▸ **How to complete this task**: Set down every entry below exactly as it stands.

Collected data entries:
BEGIN

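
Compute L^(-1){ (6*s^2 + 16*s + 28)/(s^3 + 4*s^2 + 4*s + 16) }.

Factor the denominator: s^3 + 4*s^2 + 4*s + 16 = (s + 4)*(s^2 + 4).
Partial fraction decomposition gives [3/(s + 4)] + [3*s/(s^2 + 4)] + [4/(s^2 + 4)].
Invert each term: 3/(s + 4) ↔ 3e^(-4t); 3·s/(s^2 + 4) ↔ 3cos(2t); 2·2/(s^2 + 4) ↔ 2sin(2t).

2*sin(2*t) + 3*cos(2*t) + 3*exp(-4*t)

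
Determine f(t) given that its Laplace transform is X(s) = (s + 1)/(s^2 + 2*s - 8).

f(t) = exp(-t)*cosh(3*t)

Rewrite the denominator: s^2 + 2*s - 8 = (s + 1)^2 - 9.
The form in (s + 1) signals a first-shifting-theorem factor e^(-t).
Since L{cosh(3t)} = s/(s^2 - 9), the inverse is e^(-t)*cosh(3*t).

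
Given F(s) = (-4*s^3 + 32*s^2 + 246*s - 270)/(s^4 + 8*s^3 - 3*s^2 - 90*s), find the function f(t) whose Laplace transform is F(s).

Factor the denominator: s^4 + 8*s^3 - 3*s^2 - 90*s = s*(s - 3)*(s + 5)*(s + 6).
Partial fraction decomposition gives [3/(s - 3)] + [-5/(s + 6)] + [-5/(s + 5)] + [3/s].
Invert each term: 3/(s - 3) ↔ 3e^(3t); -5/(s + 6) ↔ -5e^(-6t); -5/(s + 5) ↔ -5e^(-5t); 3/(s - 0) ↔ 3e^(0t).

f(t) = 3*exp(3*t) + 3 - 5*exp(-5*t) - 5*exp(-6*t)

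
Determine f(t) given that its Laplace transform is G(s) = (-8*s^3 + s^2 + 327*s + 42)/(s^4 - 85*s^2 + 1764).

f(t) = -2*exp(7*t) - 2*exp(6*t) - exp(-6*t) - 3*exp(-7*t)

Factor the denominator: s^4 - 85*s^2 + 1764 = (s - 7)*(s - 6)*(s + 6)*(s + 7).
Partial fraction decomposition gives [-3/(s + 7)] + [-2/(s - 7)] + [-1/(s + 6)] + [-2/(s - 6)].
Invert each term: -3/(s + 7) ↔ -3e^(-7t); -2/(s - 7) ↔ -2e^(7t); -1/(s + 6) ↔ -e^(-6t); -2/(s - 6) ↔ -2e^(6t).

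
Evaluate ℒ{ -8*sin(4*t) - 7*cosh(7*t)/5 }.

Apply the Laplace transform termwise.
(-8)·[L{sin(4t)} = 4/(s^2 + 16)]; (-7/5)·[L{cosh(7t)} = s/(s^2 - 49)].

-7*s/(5*(s^2 - 49)) - 32/(s^2 + 16)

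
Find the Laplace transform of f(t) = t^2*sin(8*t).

L{sin(8t)} = 8/(s^2 + 64).
Then apply L{t^2·g(t)} = (-1)^2 d^2/ds^2[G(s)] with G(s) = 8/(s^2 + 64):
differentiating 2 times and applying the sign gives 16*(3*s^2 - 64)/(s^2 + 64)^3.

16*(3*s^2 - 64)/(s^2 + 64)^3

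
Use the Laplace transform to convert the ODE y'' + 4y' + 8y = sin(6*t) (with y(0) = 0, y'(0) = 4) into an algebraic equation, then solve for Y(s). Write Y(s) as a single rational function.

Transform both sides with L{·}.
The derivative rules (L{y''} = s^2 Y - s·y(0) - y'(0) and L{y'} = sY - y(0), with y(0) = 0, y'(0) = 4) turn the left side into (s^2 + 4*s + 8)Y - (4).
The right side is L{sin(6*t)} = 6/(s^2 + 36).
So (s^2 + 4*s + 8)Y = 6/(s^2 + 36) + (4).
Isolate Y and clear denominators.

Y(s) = (4*s^2 + 150)/(s^4 + 4*s^3 + 44*s^2 + 144*s + 288)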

END

▸ **Solution to this task**:
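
Compute L^(-1){ (6*s^2 + 16*s + 28)/(s^3 + 4*s^2 + 4*s + 16) }.

Factor the denominator: s^3 + 4*s^2 + 4*s + 16 = (s + 4)*(s^2 + 4).
Partial fraction decomposition gives [3/(s + 4)] + [3*s/(s^2 + 4)] + [4/(s^2 + 4)].
Invert each term: 3/(s + 4) ↔ 3e^(-4t); 3·s/(s^2 + 4) ↔ 3cos(2t); 2·2/(s^2 + 4) ↔ 2sin(2t).

2*sin(2*t) + 3*cos(2*t) + 3*exp(-4*t)

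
Determine f(t) given that its Laplace transform is X(s) = (s + 1)/(s^2 + 2*s - 8).

f(t) = exp(-t)*cosh(3*t)

Rewrite the denominator: s^2 + 2*s - 8 = (s + 1)^2 - 9.
The form in (s + 1) signals a first-shifting-theorem factor e^(-t).
Since L{cosh(3t)} = s/(s^2 - 9), the inverse is e^(-t)*cosh(3*t).

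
Given F(s) = (-4*s^3 + 32*s^2 + 246*s - 270)/(s^4 + 8*s^3 - 3*s^2 - 90*s), find the function f(t) whose Laplace transform is F(s).

Factor the denominator: s^4 + 8*s^3 - 3*s^2 - 90*s = s*(s - 3)*(s + 5)*(s + 6).
Partial fraction decomposition gives [3/(s - 3)] + [-5/(s + 6)] + [-5/(s + 5)] + [3/s].
Invert each term: 3/(s - 3) ↔ 3e^(3t); -5/(s + 6) ↔ -5e^(-6t); -5/(s + 5) ↔ -5e^(-5t); 3/(s - 0) ↔ 3e^(0t).

f(t) = 3*exp(3*t) + 3 - 5*exp(-5*t) - 5*exp(-6*t)

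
Determine f(t) given that its Laplace transform is G(s) = (-8*s^3 + s^2 + 327*s + 42)/(s^4 - 85*s^2 + 1764).

f(t) = -2*exp(7*t) - 2*exp(6*t) - exp(-6*t) - 3*exp(-7*t)

Factor the denominator: s^4 - 85*s^2 + 1764 = (s - 7)*(s - 6)*(s + 6)*(s + 7).
Partial fraction decomposition gives [-3/(s + 7)] + [-2/(s - 7)] + [-1/(s + 6)] + [-2/(s - 6)].
Invert each term: -3/(s + 7) ↔ -3e^(-7t); -2/(s - 7) ↔ -2e^(7t); -1/(s + 6) ↔ -e^(-6t); -2/(s - 6) ↔ -2e^(6t).

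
Evaluate ℒ{ -8*sin(4*t) - 7*cosh(7*t)/5 }.

Apply the Laplace transform termwise.
(-8)·[L{sin(4t)} = 4/(s^2 + 16)]; (-7/5)·[L{cosh(7t)} = s/(s^2 - 49)].

-7*s/(5*(s^2 - 49)) - 32/(s^2 + 16)

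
Find the Laplace transform of f(t) = t^2*sin(8*t).

L{sin(8t)} = 8/(s^2 + 64).
Then apply L{t^2·g(t)} = (-1)^2 d^2/ds^2[G(s)] with G(s) = 8/(s^2 + 64):
differentiating 2 times and applying the sign gives 16*(3*s^2 - 64)/(s^2 + 64)^3.

16*(3*s^2 - 64)/(s^2 + 64)^3

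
Use the Laplace transform to convert the ODE y'' + 4y' + 8y = sin(6*t) (with y(0) = 0, y'(0) = 4) into an algebraic equation, then solve for Y(s). Write Y(s) as a single rational function.

Transform both sides with L{·}.
The derivative rules (L{y''} = s^2 Y - s·y(0) - y'(0) and L{y'} = sY - y(0), with y(0) = 0, y'(0) = 4) turn the left side into (s^2 + 4*s + 8)Y - (4).
The right side is L{sin(6*t)} = 6/(s^2 + 36).
So (s^2 + 4*s + 8)Y = 6/(s^2 + 36) + (4).
Isolate Y and clear denominators.

Y(s) = (4*s^2 + 150)/(s^4 + 4*s^3 + 44*s^2 + 144*s + 288)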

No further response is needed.